**** Material for this task ****
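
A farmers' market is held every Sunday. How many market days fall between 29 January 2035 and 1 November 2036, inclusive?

29 January 2035 is a Monday.
The range spans 643 days (inclusive of both endpoints).
643 = 7 × 91 + 6, so there are 91 full weeks plus 6 extra days.
Each full week contributes one Sunday: 91 so far.
The 6 extra days are Monday, Tuesday, Wednesday, Thursday, Friday, Saturday — none qualify.
Total: 91 + 0 = 91.

91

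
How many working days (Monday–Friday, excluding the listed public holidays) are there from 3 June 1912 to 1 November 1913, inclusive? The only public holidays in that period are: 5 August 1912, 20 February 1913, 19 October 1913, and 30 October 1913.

3 June 1912 is a Monday.
The range spans 517 days (inclusive of both endpoints).
517 = 7 × 73 + 6, so there are 73 full weeks plus 6 extra days.
Each full week contributes 5 weekdays (Mon–Fri): 73 × 5 = 365.
The 6 extra days are Monday, Tuesday, Wednesday, Thursday, Friday, Saturday — 5 of them qualify.
Total: 365 + 5 = 370.
Holidays: 5 August 1912 (Mon); 20 February 1913 (Thu); 19 October 1913 (Sun); 30 October 1913 (Thu).
3 of the 4 holidays fall on weekdays; the rest are weekends and were already excluded.
Business days: 370 − 3 = 367.

367 working days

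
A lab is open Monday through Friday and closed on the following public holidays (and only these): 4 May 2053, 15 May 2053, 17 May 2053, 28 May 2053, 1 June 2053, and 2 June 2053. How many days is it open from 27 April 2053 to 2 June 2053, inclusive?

23

27 April 2053 is a Sunday.
The range spans 37 days (inclusive of both endpoints).
37 = 7 × 5 + 2, so there are 5 full weeks plus 2 extra days.
Each full week contributes 5 weekdays (Mon–Fri): 5 × 5 = 25.
The 2 extra days are Sunday, Monday — 1 of them qualifies.
Total: 25 + 1 = 26.
Holidays: 4 May 2053 (Sun); 15 May 2053 (Thu); 17 May 2053 (Sat); 28 May 2053 (Wed); 1 June 2053 (Sun); 2 June 2053 (Mon).
3 of the 6 holidays fall on weekdays; the rest are weekends and were already excluded.
Business days: 26 − 3 = 23.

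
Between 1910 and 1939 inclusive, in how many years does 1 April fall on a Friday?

Day of week of April 1 in each year:
1910: Fri ✓, 1911: Sat, 1912: Mon, 1913: Tue, 1914: Wed, 1915: Thu, 1916: Sat, 1917: Sun, 1918: Mon, 1919: Tue, 1920: Thu, 1921: Fri ✓, 1922: Sat, 1923: Sun, 1924: Tue, 1925: Wed, 1926: Thu, 1927: Fri ✓, 1928: Sun, 1929: Mon, 1930: Tue, 1931: Wed, 1932: Fri ✓, 1933: Sat, 1934: Sun, 1935: Mon, 1936: Wed, 1937: Thu, 1938: Fri ✓, 1939: Sat
Fridays: 1910, 1921, 1927, 1932, 1938.

5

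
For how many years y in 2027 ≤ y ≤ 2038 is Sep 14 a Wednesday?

Day of week of September 14 in each year:
2027: Tue, 2028: Thu, 2029: Fri, 2030: Sat, 2031: Sun, 2032: Tue, 2033: Wed ✓, 2034: Thu, 2035: Fri, 2036: Sun, 2037: Mon, 2038: Tue
Wednesdays: 2033.

1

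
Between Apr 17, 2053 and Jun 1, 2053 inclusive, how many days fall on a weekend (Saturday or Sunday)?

14

Apr 17, 2053 is a Thursday.
From Apr 17, 2053 to Jun 1, 2053 is 46 days inclusive.
46 = 7 × 6 + 4, so there are 6 full weeks plus 4 extra days.
Each full week contributes 2 weekend days (Sat, Sun): 6 × 2 = 12.
The 4 extra days are Thursday, Friday, Saturday, Sunday — 2 of them qualify.
Total: 12 + 2 = 14.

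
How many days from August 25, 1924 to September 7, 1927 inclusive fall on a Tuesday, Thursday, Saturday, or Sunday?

633

August 25, 1924 is a Monday.
From August 25, 1924 to September 7, 1927 is 1109 days inclusive.
1109 = 7 × 158 + 3, so there are 158 full weeks plus 3 extra days.
Each full week contributes 4 days from the set (Tue, Thu, Sat, Sun): 158 × 4 = 632.
The 3 extra days are Mon, Tue, Wed — 1 of them qualifies.
Total: 632 + 1 = 633.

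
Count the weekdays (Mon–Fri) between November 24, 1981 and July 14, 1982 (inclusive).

November 24, 1981 is a Tuesday.
The range spans 233 days (inclusive of both endpoints).
233 = 7 × 33 + 2, so there are 33 full weeks plus 2 extra days.
Each full week contributes 5 weekdays (Mon–Fri): 33 × 5 = 165.
The 2 extra days are Tue, Wed — 2 of them qualify.
Total: 165 + 2 = 167.

167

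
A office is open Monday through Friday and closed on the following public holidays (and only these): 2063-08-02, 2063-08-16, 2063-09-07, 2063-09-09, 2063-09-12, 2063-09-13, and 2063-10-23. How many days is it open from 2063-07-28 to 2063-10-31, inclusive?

62

2063-07-28 is a Saturday.
The range spans 96 days (inclusive of both endpoints).
96 = 7 × 13 + 5, so there are 13 full weeks plus 5 extra days.
Each full week contributes 5 weekdays (Mon–Fri): 13 × 5 = 65.
The 5 extra days are Saturday, Sunday, Monday, Tuesday, Wednesday — 3 of them qualify.
Total: 65 + 3 = 68.
Holidays: 2063-08-02 (Thu); 2063-08-16 (Thu); 2063-09-07 (Fri); 2063-09-09 (Sun); 2063-09-12 (Wed); 2063-09-13 (Thu); 2063-10-23 (Tue).
6 of the 7 holidays fall on weekdays; the rest are weekends and were already excluded.
Business days: 68 − 6 = 62.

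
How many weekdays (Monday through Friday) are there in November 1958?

November 1, 1958 is a Saturday.
That's 30 days from start to end, counting both.
30 = 7 × 4 + 2, so there are 4 full weeks plus 2 extra days.
Each full week contributes 5 weekdays (Mon–Fri): 4 × 5 = 20.
The 2 extra days are Saturday, Sunday — none qualify.
Total: 20 + 0 = 20.

20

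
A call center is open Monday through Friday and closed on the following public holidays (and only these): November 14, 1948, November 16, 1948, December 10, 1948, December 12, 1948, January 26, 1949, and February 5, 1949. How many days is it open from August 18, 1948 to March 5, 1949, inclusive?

August 18, 1948 is a Wednesday.
From August 18, 1948 to March 5, 1949 is 200 days inclusive.
200 = 7 × 28 + 4, so there are 28 full weeks plus 4 extra days.
Each full week contributes 5 weekdays (Mon–Fri): 28 × 5 = 140.
The 4 extra days are Wednesday, Thursday, Friday, Saturday — 3 of them qualify.
Total: 140 + 3 = 143.
Holidays: November 14, 1948 (Sun); November 16, 1948 (Tue); December 10, 1948 (Fri); December 12, 1948 (Sun); January 26, 1949 (Wed); February 5, 1949 (Sat).
3 of the 6 holidays fall on weekdays; the rest are weekends and were already excluded.
Business days: 143 − 3 = 140.

140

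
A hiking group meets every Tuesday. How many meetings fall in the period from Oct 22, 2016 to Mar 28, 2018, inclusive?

Oct 22, 2016 is a Saturday.
That's 523 days from start to end, counting both.
523 = 7 × 74 + 5, so there are 74 full weeks plus 5 extra days.
Each full week contributes one Tuesday: 74 so far.
The 5 extra days are Saturday, Sunday, Monday, Tuesday, Wednesday — 1 of them qualifies.
Total: 74 + 1 = 75.

75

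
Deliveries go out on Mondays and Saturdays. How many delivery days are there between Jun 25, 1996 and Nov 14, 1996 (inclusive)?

40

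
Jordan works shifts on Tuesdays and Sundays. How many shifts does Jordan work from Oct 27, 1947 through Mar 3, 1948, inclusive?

37

Oct 27, 1947 is a Monday.
From Oct 27, 1947 to Mar 3, 1948 is 129 days inclusive.
129 = 7 × 18 + 3, so there are 18 full weeks plus 3 extra days.
Each full week contributes 2 days from the set (Tue, Sun): 18 × 2 = 36.
The 3 extra days are Mon, Tue, Wed — 1 of them qualifies.
Total: 36 + 1 = 37.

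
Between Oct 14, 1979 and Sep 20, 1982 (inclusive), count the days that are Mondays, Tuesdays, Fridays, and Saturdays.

Oct 14, 1979 is a Sunday.
That's 1073 days from start to end, counting both.
1073 = 7 × 153 + 2, so there are 153 full weeks plus 2 extra days.
Each full week contributes 4 days from the set (Mon, Tue, Fri, Sat): 153 × 4 = 612.
The 2 extra days are Sun, Mon — 1 of them qualifies.
Total: 612 + 1 = 613.

613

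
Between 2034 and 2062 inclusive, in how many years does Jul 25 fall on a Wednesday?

Day of week of July 25 in each year:
2034: Tue, 2035: Wed ✓, 2036: Fri, 2037: Sat, 2038: Sun, 2039: Mon, 2040: Wed ✓, 2041: Thu, 2042: Fri, 2043: Sat, 2044: Mon, 2045: Tue, 2046: Wed ✓, 2047: Thu, 2048: Sat, 2049: Sun, 2050: Mon, 2051: Tue, 2052: Thu, 2053: Fri, 2054: Sat, 2055: Sun, 2056: Tue, 2057: Wed ✓, 2058: Thu, 2059: Fri, 2060: Sun, 2061: Mon, 2062: Tue
Wednesdays: 2035, 2040, 2046, 2057.

4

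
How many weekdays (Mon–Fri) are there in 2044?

Jan 1, 2044 is a Friday.
From Jan 1, 2044 to Dec 31, 2044 is 366 days inclusive.
366 = 7 × 52 + 2, so there are 52 full weeks plus 2 extra days.
Each full week contributes 5 weekdays (Mon–Fri): 52 × 5 = 260.
The 2 extra days are Fri, Sat — 1 of them qualifies.
Total: 260 + 1 = 261.

261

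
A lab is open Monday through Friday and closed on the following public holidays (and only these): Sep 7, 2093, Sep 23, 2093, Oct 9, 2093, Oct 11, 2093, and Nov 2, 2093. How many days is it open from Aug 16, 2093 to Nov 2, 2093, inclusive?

Aug 16, 2093 is a Sunday.
That's 79 days from start to end, counting both.
79 = 7 × 11 + 2, so there are 11 full weeks plus 2 extra days.
Each full week contributes 5 weekdays (Mon–Fri): 11 × 5 = 55.
The 2 extra days are Sun, Mon — 1 of them qualifies.
Total: 55 + 1 = 56.
Holidays: Sep 7, 2093 (Mon); Sep 23, 2093 (Wed); Oct 9, 2093 (Fri); Oct 11, 2093 (Sun); Nov 2, 2093 (Mon).
4 of the 5 holidays fall on weekdays; the rest are weekends and were already excluded.
Business days: 56 − 4 = 52.

52 business days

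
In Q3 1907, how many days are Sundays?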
****
Work instruction:
Please retype the records above starting with the line that contains "How many weekdays (Mon–Fri)" and stopping after the last line, changing nothing.

Written answer:
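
How many weekdays (Mon–Fri) are there in 2044?

Jan 1, 2044 is a Friday.
From Jan 1, 2044 to Dec 31, 2044 is 366 days inclusive.
366 = 7 × 52 + 2, so there are 52 full weeks plus 2 extra days.
Each full week contributes 5 weekdays (Mon–Fri): 52 × 5 = 260.
The 2 extra days are Fri, Sat — 1 of them qualifies.
Total: 260 + 1 = 261.

261

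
A lab is open Monday through Friday and closed on the following public holidays (and only these): Sep 7, 2093, Sep 23, 2093, Oct 9, 2093, Oct 11, 2093, and Nov 2, 2093. How many days is it open from Aug 16, 2093 to Nov 2, 2093, inclusive?

Aug 16, 2093 is a Sunday.
That's 79 days from start to end, counting both.
79 = 7 × 11 + 2, so there are 11 full weeks plus 2 extra days.
Each full week contributes 5 weekdays (Mon–Fri): 11 × 5 = 55.
The 2 extra days are Sun, Mon — 1 of them qualifies.
Total: 55 + 1 = 56.
Holidays: Sep 7, 2093 (Mon); Sep 23, 2093 (Wed); Oct 9, 2093 (Fri); Oct 11, 2093 (Sun); Nov 2, 2093 (Mon).
4 of the 5 holidays fall on weekdays; the rest are weekends and were already excluded.
Business days: 56 − 4 = 52.

52 business days

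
In Q3 1907, how many days are Sundays?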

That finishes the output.